Task instructions:
Return the data below in full, exactly as it stands.

Records for the task:
——————————
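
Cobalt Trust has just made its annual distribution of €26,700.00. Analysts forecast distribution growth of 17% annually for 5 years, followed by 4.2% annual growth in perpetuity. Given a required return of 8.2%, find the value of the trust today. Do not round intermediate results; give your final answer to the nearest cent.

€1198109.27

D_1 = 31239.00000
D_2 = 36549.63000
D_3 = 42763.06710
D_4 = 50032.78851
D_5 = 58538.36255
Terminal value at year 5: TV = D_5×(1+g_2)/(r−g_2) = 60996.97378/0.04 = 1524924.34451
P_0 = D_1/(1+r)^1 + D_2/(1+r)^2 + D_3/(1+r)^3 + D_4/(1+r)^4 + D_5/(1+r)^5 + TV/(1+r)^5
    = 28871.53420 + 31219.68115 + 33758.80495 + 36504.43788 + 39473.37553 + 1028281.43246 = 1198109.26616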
——————————
Result of the task:
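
Cobalt Trust has just made its annual distribution of €26,700.00. Analysts forecast distribution growth of 17% annually for 5 years, followed by 4.2% annual growth in perpetuity. Given a required return of 8.2%, find the value of the trust today. Do not round intermediate results; give your final answer to the nearest cent.

€1198109.27

D_1 = 31239.00000
D_2 = 36549.63000
D_3 = 42763.06710
D_4 = 50032.78851
D_5 = 58538.36255
Terminal value at year 5: TV = D_5×(1+g_2)/(r−g_2) = 60996.97378/0.04 = 1524924.34451
P_0 = D_1/(1+r)^1 + D_2/(1+r)^2 + D_3/(1+r)^3 + D_4/(1+r)^4 + D_5/(1+r)^5 + TV/(1+r)^5
    = 28871.53420 + 31219.68115 + 33758.80495 + 36504.43788 + 39473.37553 + 1028281.43246 = 1198109.26616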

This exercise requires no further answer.